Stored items
"""

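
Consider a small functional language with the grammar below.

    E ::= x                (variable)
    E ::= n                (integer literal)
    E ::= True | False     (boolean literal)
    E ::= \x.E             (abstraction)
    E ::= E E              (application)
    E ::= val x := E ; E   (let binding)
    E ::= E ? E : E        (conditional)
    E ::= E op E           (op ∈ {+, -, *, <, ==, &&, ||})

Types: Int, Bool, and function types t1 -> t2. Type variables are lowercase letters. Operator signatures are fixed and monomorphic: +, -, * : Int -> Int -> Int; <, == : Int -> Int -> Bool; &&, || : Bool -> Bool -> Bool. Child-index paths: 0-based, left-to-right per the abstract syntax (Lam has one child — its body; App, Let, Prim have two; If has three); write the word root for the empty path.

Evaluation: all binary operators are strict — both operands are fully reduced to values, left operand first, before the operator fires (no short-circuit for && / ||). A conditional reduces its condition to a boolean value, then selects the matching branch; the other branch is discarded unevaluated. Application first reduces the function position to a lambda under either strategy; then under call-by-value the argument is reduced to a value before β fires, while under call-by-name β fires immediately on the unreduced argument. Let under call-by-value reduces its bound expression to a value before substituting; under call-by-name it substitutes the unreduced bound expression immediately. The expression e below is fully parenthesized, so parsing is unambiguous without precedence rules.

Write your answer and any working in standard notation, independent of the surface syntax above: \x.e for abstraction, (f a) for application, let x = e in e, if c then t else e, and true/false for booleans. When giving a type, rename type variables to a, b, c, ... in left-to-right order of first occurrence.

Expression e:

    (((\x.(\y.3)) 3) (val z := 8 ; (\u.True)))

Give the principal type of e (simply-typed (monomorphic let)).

Answer: Int

Derivation:
\y._ : b -> Int
\x._ : a -> b -> Int
  unify a -> b -> Int ~ Int -> c
  unify a ~ Int
  unify b -> Int ~ c
_ _ : b -> Int
let z : Int
\u._ : d -> Bool
  unify b -> Int ~ (d -> Bool) -> e
  unify b ~ d -> Bool
  unify Int ~ e
_ _ : Int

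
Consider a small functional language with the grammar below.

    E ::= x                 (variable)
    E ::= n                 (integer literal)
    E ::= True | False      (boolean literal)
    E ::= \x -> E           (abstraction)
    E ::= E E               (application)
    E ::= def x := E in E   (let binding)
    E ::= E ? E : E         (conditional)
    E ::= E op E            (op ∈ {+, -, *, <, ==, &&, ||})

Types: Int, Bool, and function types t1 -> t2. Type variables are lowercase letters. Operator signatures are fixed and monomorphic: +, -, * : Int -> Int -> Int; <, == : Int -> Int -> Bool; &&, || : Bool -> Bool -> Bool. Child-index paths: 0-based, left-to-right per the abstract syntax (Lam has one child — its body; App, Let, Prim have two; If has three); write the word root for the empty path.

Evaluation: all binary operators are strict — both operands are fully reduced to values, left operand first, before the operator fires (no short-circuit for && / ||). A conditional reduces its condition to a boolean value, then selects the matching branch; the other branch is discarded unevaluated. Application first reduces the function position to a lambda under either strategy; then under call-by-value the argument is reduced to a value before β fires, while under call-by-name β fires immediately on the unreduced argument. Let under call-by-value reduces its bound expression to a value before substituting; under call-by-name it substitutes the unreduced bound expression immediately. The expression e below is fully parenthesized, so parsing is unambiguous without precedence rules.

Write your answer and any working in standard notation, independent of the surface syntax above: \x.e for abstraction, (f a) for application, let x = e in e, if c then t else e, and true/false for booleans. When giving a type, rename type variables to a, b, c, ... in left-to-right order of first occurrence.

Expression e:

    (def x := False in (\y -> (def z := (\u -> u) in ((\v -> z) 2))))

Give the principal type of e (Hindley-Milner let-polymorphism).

Answer: a -> b -> b

Derivation:
let x : Bool
u : b
\u._ : b -> b
let z : forall. b -> b
z : d -> d
\v._ : c -> d -> d
  unify c -> d -> d ~ Int -> e
  unify c ~ Int
  unify d -> d ~ e
_ _ : d -> d
\y._ : a -> d -> d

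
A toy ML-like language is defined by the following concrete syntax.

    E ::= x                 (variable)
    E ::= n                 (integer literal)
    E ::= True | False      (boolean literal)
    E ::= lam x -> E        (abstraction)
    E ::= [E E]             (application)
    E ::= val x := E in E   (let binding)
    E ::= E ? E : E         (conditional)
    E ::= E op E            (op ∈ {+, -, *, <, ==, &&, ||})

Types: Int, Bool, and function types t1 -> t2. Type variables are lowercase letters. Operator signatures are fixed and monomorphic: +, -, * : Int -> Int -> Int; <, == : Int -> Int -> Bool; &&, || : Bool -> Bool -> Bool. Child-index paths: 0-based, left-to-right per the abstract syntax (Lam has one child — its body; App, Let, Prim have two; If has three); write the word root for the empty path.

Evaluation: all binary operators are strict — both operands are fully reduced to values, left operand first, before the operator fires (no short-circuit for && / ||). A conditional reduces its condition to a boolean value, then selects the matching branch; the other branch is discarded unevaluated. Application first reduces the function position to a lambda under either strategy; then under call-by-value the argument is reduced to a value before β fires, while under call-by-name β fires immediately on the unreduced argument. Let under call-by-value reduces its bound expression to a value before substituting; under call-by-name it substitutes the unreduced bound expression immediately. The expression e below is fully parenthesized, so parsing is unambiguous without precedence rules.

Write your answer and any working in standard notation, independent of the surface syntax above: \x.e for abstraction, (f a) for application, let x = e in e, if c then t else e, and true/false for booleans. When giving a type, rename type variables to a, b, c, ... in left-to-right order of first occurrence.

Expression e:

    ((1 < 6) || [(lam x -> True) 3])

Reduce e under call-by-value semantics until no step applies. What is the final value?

Answer: true

Derivation:
step 0: ((1 < 6) || ((\x.true) 3))
step 1: [delta@0] (true || ((\x.true) 3))
step 2: [beta@1] (true || true)
step 3: [delta@root] true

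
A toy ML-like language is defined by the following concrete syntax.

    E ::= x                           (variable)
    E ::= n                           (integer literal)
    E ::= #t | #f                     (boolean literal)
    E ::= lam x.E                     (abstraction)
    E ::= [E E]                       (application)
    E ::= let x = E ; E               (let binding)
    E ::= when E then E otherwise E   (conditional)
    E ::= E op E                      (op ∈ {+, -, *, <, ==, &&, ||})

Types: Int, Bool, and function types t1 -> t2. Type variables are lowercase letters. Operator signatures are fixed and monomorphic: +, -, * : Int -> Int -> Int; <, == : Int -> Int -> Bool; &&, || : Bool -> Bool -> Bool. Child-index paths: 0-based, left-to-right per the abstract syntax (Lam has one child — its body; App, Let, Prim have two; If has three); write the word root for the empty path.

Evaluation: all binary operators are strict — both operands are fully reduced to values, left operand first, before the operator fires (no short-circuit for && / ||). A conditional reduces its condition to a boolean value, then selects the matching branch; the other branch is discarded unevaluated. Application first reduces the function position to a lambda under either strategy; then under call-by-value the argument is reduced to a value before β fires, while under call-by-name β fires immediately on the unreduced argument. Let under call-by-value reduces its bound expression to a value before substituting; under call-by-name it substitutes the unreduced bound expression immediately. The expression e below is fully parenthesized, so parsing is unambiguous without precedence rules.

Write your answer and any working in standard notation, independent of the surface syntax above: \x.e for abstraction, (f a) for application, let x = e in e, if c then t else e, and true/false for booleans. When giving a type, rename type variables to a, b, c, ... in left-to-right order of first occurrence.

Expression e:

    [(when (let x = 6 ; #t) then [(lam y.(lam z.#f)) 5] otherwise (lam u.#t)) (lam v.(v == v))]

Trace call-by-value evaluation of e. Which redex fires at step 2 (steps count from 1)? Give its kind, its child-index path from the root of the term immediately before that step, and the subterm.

Trace:
step 0: ((if (let x = 6 in true) then ((\y.(\z.false)) 5) else (\u.true)) (\v.(v == v)))
step 1: [let@0.0] ((if true then ((\y.(\z.false)) 5) else (\u.true)) (\v.(v == v)))
step 2: [if@0] (((\y.(\z.false)) 5) (\v.(v == v)))

Answer: if at 0 : (if true then ((\y.(\z.false)) 5) else (\u.true))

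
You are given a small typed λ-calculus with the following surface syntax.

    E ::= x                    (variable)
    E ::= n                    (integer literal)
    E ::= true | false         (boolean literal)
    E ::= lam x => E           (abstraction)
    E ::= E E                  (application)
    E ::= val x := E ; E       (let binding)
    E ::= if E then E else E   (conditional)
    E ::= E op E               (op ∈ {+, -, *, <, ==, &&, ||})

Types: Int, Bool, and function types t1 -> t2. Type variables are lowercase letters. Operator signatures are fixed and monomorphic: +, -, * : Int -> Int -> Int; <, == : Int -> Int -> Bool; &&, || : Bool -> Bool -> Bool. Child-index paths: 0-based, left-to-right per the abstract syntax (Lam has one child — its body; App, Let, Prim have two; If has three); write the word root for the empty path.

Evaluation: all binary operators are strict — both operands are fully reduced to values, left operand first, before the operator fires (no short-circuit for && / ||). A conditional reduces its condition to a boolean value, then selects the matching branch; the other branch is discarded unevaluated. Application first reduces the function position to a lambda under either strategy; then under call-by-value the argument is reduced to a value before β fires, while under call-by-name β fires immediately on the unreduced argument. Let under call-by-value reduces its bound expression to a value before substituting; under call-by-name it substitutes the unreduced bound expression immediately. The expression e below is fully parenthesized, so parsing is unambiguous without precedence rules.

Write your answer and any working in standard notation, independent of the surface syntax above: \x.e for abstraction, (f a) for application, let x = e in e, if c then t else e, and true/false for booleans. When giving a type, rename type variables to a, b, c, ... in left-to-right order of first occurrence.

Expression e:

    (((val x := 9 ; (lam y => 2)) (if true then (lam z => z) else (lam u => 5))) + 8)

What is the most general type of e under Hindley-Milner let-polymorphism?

Derivation:
let x : Int
\y._ : a -> Int
  unify Bool ~ Bool
z : b
\z._ : b -> b
\u._ : c -> Int
  unify b -> b ~ c -> Int
  unify b ~ c
  unify c ~ Int
  unify a -> Int ~ (Int -> Int) -> d
  unify a ~ Int -> Int
  unify Int ~ d
_ _ : Int
  unify Int ~ Int
  unify Int ~ Int

Answer: Int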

"""

> [What is needed] Starting at the line that holds "(((val x := 9", retype each line exactly through the end of the entries, both ends included.

> [Task answer]
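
    (((val x := 9 ; (lam y => 2)) (if true then (lam z => z) else (lam u => 5))) + 8)

What is the most general type of e under Hindley-Milner let-polymorphism?

Derivation:
let x : Int
\y._ : a -> Int
  unify Bool ~ Bool
z : b
\z._ : b -> b
\u._ : c -> Int
  unify b -> b ~ c -> Int
  unify b ~ c
  unify c ~ Int
  unify a -> Int ~ (Int -> Int) -> d
  unify a ~ Int -> Int
  unify Int ~ d
_ _ : Int
  unify Int ~ Int
  unify Int ~ Int

Answer: Int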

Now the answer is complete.